# To do:
Within this listing, how many lines carry the string "following"? State the number only.

# Dataset records:
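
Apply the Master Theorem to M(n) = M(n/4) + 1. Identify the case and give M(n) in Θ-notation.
Master Theorem template: M(n) = a·M(n/b) + f(n).
Here: a=1, b=4, f(n)=1
Compute log_b(a) = log_4(1) = 0.
f(n) = 1 = Θ(1). Case 2: M(n) = Θ(log n).

Case 2: M(n) = Θ(log n)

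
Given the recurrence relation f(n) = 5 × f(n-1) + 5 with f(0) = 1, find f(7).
Computing step by step:
f(0) = 1
f(1) = 5 × 1 + 5 = 10
f(2) = 5 × 10 + 5 = 55
f(3) = 5 × 55 + 5 = 280
f(4) = 5 × 280 + 5 = 1405
f(5) = 5 × 1405 + 5 = 7030
f(6) = 5 × 7030 + 5 = 35155
f(7) = 5 × 35155 + 5 = 175780

175780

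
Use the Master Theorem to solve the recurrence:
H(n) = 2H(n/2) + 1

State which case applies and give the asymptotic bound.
Master Theorem template: H(n) = a·H(n/b) + f(n).
Here: a=2, b=2, f(n)=1
Compute log_b(a) = log_2(2) = 1.
f(n) = 1 = O(n^(1-ε)) with ε = 1. Case 1: H(n) = Θ(n^log_b(a)) = Θ(n).

Case 1: H(n) = Θ(n)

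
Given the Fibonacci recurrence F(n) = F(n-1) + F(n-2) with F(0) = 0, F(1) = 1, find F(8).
Computing the sequence terms:
0, 1, 1, 2, 3, 5, 8, 13, 21

21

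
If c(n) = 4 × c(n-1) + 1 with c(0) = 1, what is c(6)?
Computing step by step:
c(0) = 1
c(1) = 4 × 1 + 1 = 5
c(2) = 4 × 5 + 1 = 21
c(3) = 4 × 21 + 1 = 85
c(4) = 4 × 85 + 1 = 341
c(5) = 4 × 341 + 1 = 1365
c(6) = 4 × 1365 + 1 = 5461

5461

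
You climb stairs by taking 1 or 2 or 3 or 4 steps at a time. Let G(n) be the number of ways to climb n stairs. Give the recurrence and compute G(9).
Condition on the size of the last step (1 to 4): before it there were n-1, …, n-4 stairs climbed, and these cases are disjoint, so G(n) = G(n-1) + G(n-2) + G(n-3) + G(n-4) (order-4 linear recurrence).
Initial conditions by direct count (compositions of i into parts ≤ 4): G(1) = 1; G(2) = 2; G(3) = 4; G(4) = 8.
Iterating the recurrence: G(5) = 15, G(6) = 29, G(7) = 56, G(8) = 108, G(9) = 208.

G(n) = G(n-1) + G(n-2) + G(n-3) + G(n-4), G(1) = 1, G(2) = 2, G(3) = 4, G(4) = 8; G(9) = 208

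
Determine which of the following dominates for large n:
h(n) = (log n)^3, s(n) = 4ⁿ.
Comparing growth rates:
Growth-rate hierarchy: log n ≺ any polynomial ≺ any exponential cⁿ (c>1) ≺ n! ≺ nⁿ.
exponential base 4 dominates polylogarithmic (log n)^3 asymptotically.

s(n) grows faster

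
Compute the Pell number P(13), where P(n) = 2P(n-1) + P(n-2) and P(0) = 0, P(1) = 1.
Computing the sequence terms:
0, 1, 2, 5, 12, 29, 70, 169, 408, 985, 2378, 5741, 13860, 33461

33461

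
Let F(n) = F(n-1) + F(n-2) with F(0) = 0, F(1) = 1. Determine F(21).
Computing the sequence terms:
0, 1, 1, 2, 3, 5, 8, 13, 21, 34, 55, 89, 144, 233, 377, 610, 987, 1597, 2584, 4181, 6765, 10946

10946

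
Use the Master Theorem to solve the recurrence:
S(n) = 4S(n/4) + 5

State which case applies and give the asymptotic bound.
Master Theorem template: S(n) = a·S(n/b) + f(n).
Here: a=4, b=4, f(n)=5
Compute log_b(a) = log_4(4) = 1.
f(n) = 5 = O(n^(1-ε)) with ε = 1. Case 1: S(n) = Θ(n^log_b(a)) = Θ(n).

Case 1: S(n) = Θ(n)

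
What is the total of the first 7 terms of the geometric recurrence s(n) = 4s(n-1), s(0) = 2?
Computing the sequence terms: 2, 8, 32, 128, 512, 2048, 8192
Adding these values together:

10922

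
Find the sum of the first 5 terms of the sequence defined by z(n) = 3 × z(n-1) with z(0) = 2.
Computing the sequence terms: 2, 6, 18, 54, 162
Adding these values together:

242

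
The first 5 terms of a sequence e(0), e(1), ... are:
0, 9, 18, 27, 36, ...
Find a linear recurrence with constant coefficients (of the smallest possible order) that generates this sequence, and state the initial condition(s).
Look for the lowest-order linear relation among consecutive terms.
Observation: consecutive differences are constant (= 9).
Check at n=2: 1·9 + 9 = 18. ✓

e(n) = e(n-1) + 9, e(0) = 0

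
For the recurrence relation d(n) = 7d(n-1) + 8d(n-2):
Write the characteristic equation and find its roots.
Substitute d(n) = rⁿ and divide through by rⁿ⁻²: r² - 7r - 8 = 0
Factor: (r + 1)(r - 8) = 0, so r = -1, 8.
General solution: d(n) = A·(-1)ⁿ + B·8ⁿ

Characteristic: r² - 7r - 8 = 0, Roots: r = -1, 8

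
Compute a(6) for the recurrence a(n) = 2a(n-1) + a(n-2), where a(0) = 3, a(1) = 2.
Computing the sequence terms:
3, 2, 7, 16, 39, 94, 227

227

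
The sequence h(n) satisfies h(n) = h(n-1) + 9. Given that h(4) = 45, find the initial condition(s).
h(4) = h(0) + 4·9, so h(0) = 45 - 36 = 9.

h(0) = 9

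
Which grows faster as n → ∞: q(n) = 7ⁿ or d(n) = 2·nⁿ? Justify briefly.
Comparing growth rates:
Growth-rate hierarchy: log n ≺ any polynomial ≺ any exponential cⁿ (c>1) ≺ n! ≺ nⁿ.
super-exponential nⁿ dominates exponential base 7 asymptotically.

d(n) grows faster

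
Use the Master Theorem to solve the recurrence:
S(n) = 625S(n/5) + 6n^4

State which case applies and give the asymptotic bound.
Master Theorem template: S(n) = a·S(n/b) + f(n).
Here: a=625, b=5, f(n)=6n^4
Compute log_b(a) = log_5(625) = 4.
f(n) = 6n^4 = Θ(n^4). Case 2: S(n) = Θ(n^4 log n).

Case 2: S(n) = Θ(n^4 log n)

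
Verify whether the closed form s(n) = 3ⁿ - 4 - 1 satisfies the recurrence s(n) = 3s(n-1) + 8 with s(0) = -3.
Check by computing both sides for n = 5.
From the recurrence with s(0) = -3:
  s(0) = -3, s(1) = -1, s(2) = 5, s(3) = 23, s(4) = 77, s(5) = 239
  so the recurrence gives s(5) = 239.
From the proposed closed form s(n) = 3ⁿ - 4 - 1:
  s(5) = 238.
The recurrence gives 239 but the closed form gives 238, so the closed form does not satisfy the recurrence.

No, the closed form is incorrect.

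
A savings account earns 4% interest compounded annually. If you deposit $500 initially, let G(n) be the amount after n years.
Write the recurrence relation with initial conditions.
Each year the balance grows by 4%, i.e. is multiplied by 1 + 4/100 = 1.04, so G(n) = 1.04 × G(n-1). The initial deposit gives G(0) = 500.
Unrolling gives the closed form G(n) = 500 × (1.04)ⁿ.

G(n) = 1.04 × G(n-1), G(0) = 500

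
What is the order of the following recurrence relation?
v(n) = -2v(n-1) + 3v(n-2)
The order is the largest lag k for which v(n-k) appears. Here the deepest term is v(n-2), so the order is 2.

Order 2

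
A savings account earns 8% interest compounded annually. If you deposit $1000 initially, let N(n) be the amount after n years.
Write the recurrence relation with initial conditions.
Each year the balance grows by 8%, i.e. is multiplied by 1 + 8/100 = 1.08, so N(n) = 1.08 × N(n-1). The initial deposit gives N(0) = 1000.
Unrolling gives the closed form N(n) = 1000 × (1.08)ⁿ.

N(n) = 1.08 × N(n-1), N(0) = 1000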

# Task answer:
2